[Opening PROVIDED DATA section]
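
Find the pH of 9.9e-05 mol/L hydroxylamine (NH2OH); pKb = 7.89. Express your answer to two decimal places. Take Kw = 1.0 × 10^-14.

pH = 8.05

NH2OH + H2O ⇌ NH3OH+ + OH-
Kb = 10^(−7.89) = 1.29 × 10^-8
Kb = [OH-]²/(9.9e-05 − [OH-]) = 1.29 × 10^-8
Neglecting [OH-] in the denominator: [OH-] = √(1.29 × 10^-8 × 9.9e-05) = 1.13 × 10^-6 M
pOH = −log(1.13 × 10^-6) = 5.95; pH = 14.00 − 5.95 = 8.05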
[Closing PROVIDED DATA section]
TASK TO CARRY OUT:
The reply should consist of all the records, repeated exactly.

FINAL ANSWER:
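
Find the pH of 9.9e-05 mol/L hydroxylamine (NH2OH); pKb = 7.89. Express your answer to two decimal places. Take Kw = 1.0 × 10^-14.

pH = 8.05

NH2OH + H2O ⇌ NH3OH+ + OH-
Kb = 10^(−7.89) = 1.29 × 10^-8
Kb = [OH-]²/(9.9e-05 − [OH-]) = 1.29 × 10^-8
Neglecting [OH-] in the denominator: [OH-] = √(1.29 × 10^-8 × 9.9e-05) = 1.13 × 10^-6 M
pOH = −log(1.13 × 10^-6) = 5.95; pH = 14.00 − 5.95 = 8.05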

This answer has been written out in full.